Task details: Repeat every record exactly.

----------

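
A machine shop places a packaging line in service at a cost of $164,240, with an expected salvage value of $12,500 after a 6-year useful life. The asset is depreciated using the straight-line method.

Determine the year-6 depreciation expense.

Depreciable base = $164,240 − $12,500 = $151,740.
Annual expense = $151,740 / 6 = $25,290.

$25,290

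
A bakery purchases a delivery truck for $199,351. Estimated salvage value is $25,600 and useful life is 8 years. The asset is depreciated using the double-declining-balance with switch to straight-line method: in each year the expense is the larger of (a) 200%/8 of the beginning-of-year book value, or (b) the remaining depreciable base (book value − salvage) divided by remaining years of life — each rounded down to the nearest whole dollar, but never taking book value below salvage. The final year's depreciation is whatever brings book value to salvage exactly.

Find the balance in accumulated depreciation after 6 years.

$163,870

Depreciable base = $199,351 − $25,600 = $173,751.
Year 1: DB = ⌊$199,351 × 200%/8⌋ = $49,837; SL = ⌊$173,751/8⌋ = $21,718 → take DB $49,837. Book value $149,514.
Year 2: DB = ⌊$149,514 × 200%/8⌋ = $37,378; SL = ⌊$123,914/7⌋ = $17,702 → take DB $37,378. Book value $112,136.
Year 3: DB = ⌊$112,136 × 200%/8⌋ = $28,034; SL = ⌊$86,536/6⌋ = $14,422 → take DB $28,034. Book value $84,102.
Year 4: DB = ⌊$84,102 × 200%/8⌋ = $21,025; SL = ⌊$58,502/5⌋ = $11,700 → take DB $21,025. Book value $63,077.
Year 5: DB = ⌊$63,077 × 200%/8⌋ = $15,769; SL = ⌊$37,477/4⌋ = $9,369 → take DB $15,769. Book value $47,308.
Year 6: DB = ⌊$47,308 × 200%/8⌋ = $11,827; SL = ⌊$21,708/3⌋ = $7,236 → take DB $11,827. Book value $35,481.
Accumulated through year 6 = $199,351 − $35,481 = $163,870.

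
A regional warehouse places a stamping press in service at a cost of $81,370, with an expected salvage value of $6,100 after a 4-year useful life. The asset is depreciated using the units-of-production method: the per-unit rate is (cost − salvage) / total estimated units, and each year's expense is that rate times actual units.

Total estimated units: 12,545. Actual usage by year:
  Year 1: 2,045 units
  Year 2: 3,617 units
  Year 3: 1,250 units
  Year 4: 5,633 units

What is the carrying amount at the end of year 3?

$39,898

Depreciable base = $81,370 − $6,100 = $75,270.
Rate = $75,270 / 12,545 units = $6 per unit.
Year 1: 2,045 × $6 = $12,270. Book value $69,100.
Year 2: 3,617 × $6 = $21,702. Book value $47,398.
Year 3: 1,250 × $6 = $7,500. Book value $39,898.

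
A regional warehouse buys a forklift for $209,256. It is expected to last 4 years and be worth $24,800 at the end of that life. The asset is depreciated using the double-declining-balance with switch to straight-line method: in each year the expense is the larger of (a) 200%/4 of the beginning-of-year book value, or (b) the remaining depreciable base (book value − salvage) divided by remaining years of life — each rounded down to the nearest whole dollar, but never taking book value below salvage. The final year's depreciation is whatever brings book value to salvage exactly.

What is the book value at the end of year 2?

$52,314

Depreciable base = $209,256 − $24,800 = $184,456.
Year 1: DB = ⌊$209,256 × 200%/4⌋ = $104,628; SL = ⌊$184,456/4⌋ = $46,114 → take DB $104,628. Book value $104,628.
Year 2: DB = ⌊$104,628 × 200%/4⌋ = $52,314; SL = ⌊$79,828/3⌋ = $26,609 → take DB $52,314. Book value $52,314.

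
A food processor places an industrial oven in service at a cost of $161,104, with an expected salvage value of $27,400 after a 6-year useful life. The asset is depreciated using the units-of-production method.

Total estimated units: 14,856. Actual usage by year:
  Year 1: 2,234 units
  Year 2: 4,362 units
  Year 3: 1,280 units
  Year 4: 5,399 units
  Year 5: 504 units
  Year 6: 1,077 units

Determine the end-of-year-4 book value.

Depreciable base = $161,104 − $27,400 = $133,704.
Rate = $133,704 / 14,856 units = $9 per unit.
Year 1: 2,234 × $9 = $20,106. Book value $140,998.
Year 2: 4,362 × $9 = $39,258. Book value $101,740.
Year 3: 1,280 × $9 = $11,520. Book value $90,220.
Year 4: 5,399 × $9 = $48,591. Book value $41,629.

$41,629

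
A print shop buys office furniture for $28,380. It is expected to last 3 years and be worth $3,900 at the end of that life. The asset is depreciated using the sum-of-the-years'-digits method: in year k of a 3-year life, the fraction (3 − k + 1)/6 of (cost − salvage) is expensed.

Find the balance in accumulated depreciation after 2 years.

$20,400

Depreciable base = $28,380 − $3,900 = $24,480.
Sum of the years' digits = 3+2+1 = 6.
Year 1: $24,480 × 3/6 = $12,240. Book value $16,140.
Year 2: $24,480 × 2/6 = $8,160. Book value $7,980.
Accumulated through year 2 = $28,380 − $7,980 = $20,400.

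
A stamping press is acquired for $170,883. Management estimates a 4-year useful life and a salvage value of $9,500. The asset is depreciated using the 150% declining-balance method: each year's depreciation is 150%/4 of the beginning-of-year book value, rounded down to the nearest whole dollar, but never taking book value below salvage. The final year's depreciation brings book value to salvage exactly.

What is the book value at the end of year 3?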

----------

Exercise solution:
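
A machine shop places a packaging line in service at a cost of $164,240, with an expected salvage value of $12,500 after a 6-year useful life. The asset is depreciated using the straight-line method.

Determine the year-6 depreciation expense.

Depreciable base = $164,240 − $12,500 = $151,740.
Annual expense = $151,740 / 6 = $25,290.

$25,290

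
A bakery purchases a delivery truck for $199,351. Estimated salvage value is $25,600 and useful life is 8 years. The asset is depreciated using the double-declining-balance with switch to straight-line method: in each year the expense is the larger of (a) 200%/8 of the beginning-of-year book value, or (b) the remaining depreciable base (book value − salvage) divided by remaining years of life — each rounded down to the nearest whole dollar, but never taking book value below salvage. The final year's depreciation is whatever brings book value to salvage exactly.

Find the balance in accumulated depreciation after 6 years.

$163,870

Depreciable base = $199,351 − $25,600 = $173,751.
Year 1: DB = ⌊$199,351 × 200%/8⌋ = $49,837; SL = ⌊$173,751/8⌋ = $21,718 → take DB $49,837. Book value $149,514.
Year 2: DB = ⌊$149,514 × 200%/8⌋ = $37,378; SL = ⌊$123,914/7⌋ = $17,702 → take DB $37,378. Book value $112,136.
Year 3: DB = ⌊$112,136 × 200%/8⌋ = $28,034; SL = ⌊$86,536/6⌋ = $14,422 → take DB $28,034. Book value $84,102.
Year 4: DB = ⌊$84,102 × 200%/8⌋ = $21,025; SL = ⌊$58,502/5⌋ = $11,700 → take DB $21,025. Book value $63,077.
Year 5: DB = ⌊$63,077 × 200%/8⌋ = $15,769; SL = ⌊$37,477/4⌋ = $9,369 → take DB $15,769. Book value $47,308.
Year 6: DB = ⌊$47,308 × 200%/8⌋ = $11,827; SL = ⌊$21,708/3⌋ = $7,236 → take DB $11,827. Book value $35,481.
Accumulated through year 6 = $199,351 − $35,481 = $163,870.

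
A regional warehouse places a stamping press in service at a cost of $81,370, with an expected salvage value of $6,100 after a 4-year useful life. The asset is depreciated using the units-of-production method: the per-unit rate is (cost − salvage) / total estimated units, and each year's expense is that rate times actual units.

Total estimated units: 12,545. Actual usage by year:
  Year 1: 2,045 units
  Year 2: 3,617 units
  Year 3: 1,250 units
  Year 4: 5,633 units

What is the carrying amount at the end of year 3?

$39,898

Depreciable base = $81,370 − $6,100 = $75,270.
Rate = $75,270 / 12,545 units = $6 per unit.
Year 1: 2,045 × $6 = $12,270. Book value $69,100.
Year 2: 3,617 × $6 = $21,702. Book value $47,398.
Year 3: 1,250 × $6 = $7,500. Book value $39,898.

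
A regional warehouse buys a forklift for $209,256. It is expected to last 4 years and be worth $24,800 at the end of that life. The asset is depreciated using the double-declining-balance with switch to straight-line method: in each year the expense is the larger of (a) 200%/4 of the beginning-of-year book value, or (b) the remaining depreciable base (book value − salvage) divided by remaining years of life — each rounded down to the nearest whole dollar, but never taking book value below salvage. The final year's depreciation is whatever brings book value to salvage exactly.

What is the book value at the end of year 2?

$52,314

Depreciable base = $209,256 − $24,800 = $184,456.
Year 1: DB = ⌊$209,256 × 200%/4⌋ = $104,628; SL = ⌊$184,456/4⌋ = $46,114 → take DB $104,628. Book value $104,628.
Year 2: DB = ⌊$104,628 × 200%/4⌋ = $52,314; SL = ⌊$79,828/3⌋ = $26,609 → take DB $52,314. Book value $52,314.

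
A food processor places an industrial oven in service at a cost of $161,104, with an expected salvage value of $27,400 after a 6-year useful life. The asset is depreciated using the units-of-production method.

Total estimated units: 14,856. Actual usage by year:
  Year 1: 2,234 units
  Year 2: 4,362 units
  Year 3: 1,280 units
  Year 4: 5,399 units
  Year 5: 504 units
  Year 6: 1,077 units

Determine the end-of-year-4 book value.

Depreciable base = $161,104 − $27,400 = $133,704.
Rate = $133,704 / 14,856 units = $9 per unit.
Year 1: 2,234 × $9 = $20,106. Book value $140,998.
Year 2: 4,362 × $9 = $39,258. Book value $101,740.
Year 3: 1,280 × $9 = $11,520. Book value $90,220.
Year 4: 5,399 × $9 = $48,591. Book value $41,629.

$41,629

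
A print shop buys office furniture for $28,380. It is expected to last 3 years and be worth $3,900 at the end of that life. The asset is depreciated using the sum-of-the-years'-digits method: in year k of a 3-year life, the fraction (3 − k + 1)/6 of (cost − salvage) is expensed.

Find the balance in accumulated depreciation after 2 years.

$20,400

Depreciable base = $28,380 − $3,900 = $24,480.
Sum of the years' digits = 3+2+1 = 6.
Year 1: $24,480 × 3/6 = $12,240. Book value $16,140.
Year 2: $24,480 × 2/6 = $8,160. Book value $7,980.
Accumulated through year 2 = $28,380 − $7,980 = $20,400.

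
A stamping press is acquired for $170,883. Management estimates a 4-year useful life and a salvage value of $9,500. The asset is depreciated using the 150% declining-balance method: each year's depreciation is 150%/4 of the beginning-of-year book value, rounded down to the nearest whole dollar, but never taking book value below salvage. The final year's depreciation brings book value to salvage exactly.

What is the book value at the end of year 3?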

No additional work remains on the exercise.